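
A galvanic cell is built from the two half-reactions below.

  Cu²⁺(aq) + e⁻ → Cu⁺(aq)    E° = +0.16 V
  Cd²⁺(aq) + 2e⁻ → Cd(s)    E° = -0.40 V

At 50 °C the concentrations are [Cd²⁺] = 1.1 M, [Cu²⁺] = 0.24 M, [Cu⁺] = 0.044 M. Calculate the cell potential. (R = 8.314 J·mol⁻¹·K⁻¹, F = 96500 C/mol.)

0.606 V

The Cu²⁺/Cu⁺ couple has the higher reduction potential and acts as the cathode, so E°_cell = +0.16 − (-0.40) = 0.56 V.
Balancing electrons gives n = 2; the reaction quotient is Q = [Cd²⁺]·[Cu⁺]^2/[Cu²⁺]^2 = 0.0370.
E = E° − (RT/nF) ln Q = 0.56 − (8.314×323)/(2×96500) × (-3.298) = 0.560 + 0.046 = 0.606 V.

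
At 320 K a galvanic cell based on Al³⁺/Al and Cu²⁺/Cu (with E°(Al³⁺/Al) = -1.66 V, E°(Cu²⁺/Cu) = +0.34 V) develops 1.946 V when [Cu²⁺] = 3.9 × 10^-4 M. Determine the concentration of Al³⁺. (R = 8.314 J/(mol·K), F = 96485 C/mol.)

From the Nernst equation, ln Q = nF(E° − E)/RT = 6×96485×(2.00 − 1.946)/(8.314×320) = 11.750, so Q = 1.27 × 10^5.
With Q = [Al³⁺]^2/[Cu²⁺]^3 and the known concentrations, [Al³⁺]^2 in the numerator gives [Al³⁺] = 0.0027 M.

0.0027 M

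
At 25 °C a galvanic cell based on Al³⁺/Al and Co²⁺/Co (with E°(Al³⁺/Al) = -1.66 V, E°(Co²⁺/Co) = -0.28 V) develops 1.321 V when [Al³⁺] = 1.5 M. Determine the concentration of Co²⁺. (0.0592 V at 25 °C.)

From the Nernst equation, log Q = n(E° − E)/0.0592 = 6(1.38 − 1.321)/0.0592 = 5.980, so Q = 9.54 × 10^5.
With Q = [Al³⁺]^2/[Co²⁺]^3 and the known concentrations, [Co²⁺]^3 in the denominator gives [Co²⁺] = 0.013 M.

0.013 M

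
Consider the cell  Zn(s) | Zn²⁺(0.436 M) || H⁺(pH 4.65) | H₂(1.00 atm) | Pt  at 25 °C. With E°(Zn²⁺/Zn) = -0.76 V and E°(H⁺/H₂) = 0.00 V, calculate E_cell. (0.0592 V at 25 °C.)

0.50 V

The hydrogen couple is the cathode, so E°_cell = 0.76 V; n = 2.
[H⁺] = 10^(−4.65) = 2.2 × 10^-5 M, and Q = [Zn²⁺]·P(H₂) / [H⁺]^2 = 8.7 × 10^8.
E = E° − (0.0592/2) log Q = 0.76 − (0.0592/2)(8.939) = 0.495 V.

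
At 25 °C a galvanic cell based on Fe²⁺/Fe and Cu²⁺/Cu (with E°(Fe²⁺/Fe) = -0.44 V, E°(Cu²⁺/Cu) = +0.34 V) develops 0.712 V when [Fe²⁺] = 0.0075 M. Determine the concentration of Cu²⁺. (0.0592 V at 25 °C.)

From the Nernst equation, log Q = n(E° − E)/0.0592 = 2(0.78 − 0.712)/0.0592 = 2.297, so Q = 198.
With Q = [Fe²⁺]/[Cu²⁺] and the known concentrations, [Cu²⁺] in the denominator gives [Cu²⁺] = 3.8 × 10^-5 M.

3.8 × 10^-5 M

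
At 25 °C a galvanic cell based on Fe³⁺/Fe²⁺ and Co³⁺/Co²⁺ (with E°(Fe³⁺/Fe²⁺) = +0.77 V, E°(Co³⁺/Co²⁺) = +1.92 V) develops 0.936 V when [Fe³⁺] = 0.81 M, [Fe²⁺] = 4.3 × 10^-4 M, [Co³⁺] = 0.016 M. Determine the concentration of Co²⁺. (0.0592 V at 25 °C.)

From the Nernst equation, log Q = n(E° − E)/0.0592 = 1(1.15 − 0.936)/0.0592 = 3.615, so Q = 4120.
With Q = [Fe³⁺]·[Co²⁺]/([Fe²⁺]·[Co³⁺]) and the known concentrations, [Co²⁺] in the numerator gives [Co²⁺] = 0.035 M.

0.035 M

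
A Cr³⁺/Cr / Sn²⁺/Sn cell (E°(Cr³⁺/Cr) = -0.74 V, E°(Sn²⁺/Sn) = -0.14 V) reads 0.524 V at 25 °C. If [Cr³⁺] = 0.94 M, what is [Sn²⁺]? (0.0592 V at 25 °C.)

From the Nernst equation, log Q = n(E° − E)/0.0592 = 6(0.60 − 0.524)/0.0592 = 7.703, so Q = 5.04 × 10^7.
With Q = [Cr³⁺]^2/[Sn²⁺]^3 and the known concentrations, [Sn²⁺]^3 in the denominator gives [Sn²⁺] = 0.0026 M.

0.0026 M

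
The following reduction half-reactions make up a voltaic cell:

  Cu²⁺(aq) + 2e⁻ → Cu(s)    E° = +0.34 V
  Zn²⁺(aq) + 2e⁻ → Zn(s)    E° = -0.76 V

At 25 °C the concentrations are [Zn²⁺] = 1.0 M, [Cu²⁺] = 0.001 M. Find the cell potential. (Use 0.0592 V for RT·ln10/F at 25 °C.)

1.01 V

The Cu²⁺/Cu couple has the higher reduction potential and acts as the cathode, so E°_cell = +0.34 − (-0.76) = 1.10 V.
Balancing electrons gives n = 2; the reaction quotient is Q = [Zn²⁺]/[Cu²⁺] = 1000.
At 25 °C, E = E° − (0.0592/n) log Q = 1.10 − (0.0592/2)(3.000) = 1.100 − 0.089 = 1.011 V.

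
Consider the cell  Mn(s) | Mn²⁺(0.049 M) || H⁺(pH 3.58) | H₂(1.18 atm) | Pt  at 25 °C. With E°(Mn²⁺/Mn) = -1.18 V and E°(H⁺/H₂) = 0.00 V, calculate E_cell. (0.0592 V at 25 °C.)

1.00 V

The hydrogen couple is the cathode, so E°_cell = 1.18 V; n = 2.
[H⁺] = 10^(−3.58) = 2.6 × 10^-4 M, and Q = [Mn²⁺]·P(H₂) / [H⁺]^2 = 8.36 × 10^5.
E = E° − (0.0592/2) log Q = 1.18 − (0.0592/2)(5.922) = 1.005 V.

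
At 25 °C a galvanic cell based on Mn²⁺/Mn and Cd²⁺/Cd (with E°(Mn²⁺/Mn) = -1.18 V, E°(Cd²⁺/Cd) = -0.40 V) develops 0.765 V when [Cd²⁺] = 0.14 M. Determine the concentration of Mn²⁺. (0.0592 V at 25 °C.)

From the Nernst equation, log Q = n(E° − E)/0.0592 = 2(0.78 − 0.765)/0.0592 = 0.507, so Q = 3.21.
With Q = [Mn²⁺]/[Cd²⁺] and the known concentrations, [Mn²⁺] in the numerator gives [Mn²⁺] = 0.45 M.

0.45 M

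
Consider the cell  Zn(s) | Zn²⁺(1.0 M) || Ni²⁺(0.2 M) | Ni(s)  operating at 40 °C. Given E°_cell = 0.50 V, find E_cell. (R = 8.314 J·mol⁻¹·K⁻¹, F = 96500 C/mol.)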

Work to complete -> Lines from the entries that contain the string "reactions" must be found and copied.

Result ->
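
A galvanic cell is built from the two half-reactions below.
The following reduction half-reactions make up a voltaic cell: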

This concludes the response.